#### Data

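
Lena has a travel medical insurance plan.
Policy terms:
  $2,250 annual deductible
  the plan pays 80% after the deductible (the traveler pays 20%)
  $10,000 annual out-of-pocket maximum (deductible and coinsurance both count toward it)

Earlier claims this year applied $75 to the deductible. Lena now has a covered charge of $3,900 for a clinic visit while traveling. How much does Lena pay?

$75 of the $2,250 deductible is already met, leaving $2,175.
After the $2,175 deductible portion, $3,900 − $2,175 = $1,725 is subject to coinsurance.
Coinsurance: $1,725 × 20% = $345.
So the traveler owes $2,175 + $345 = $2,520 before any cap.
Total out-of-pocket so far would be $75 + $2,520 = $2,595, below the $10,000 cap — no reduction.

$2,520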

########

_The problem_
Report how many lines in the records above contain the word "annual", giving only the number.

_Output of the exercise_
2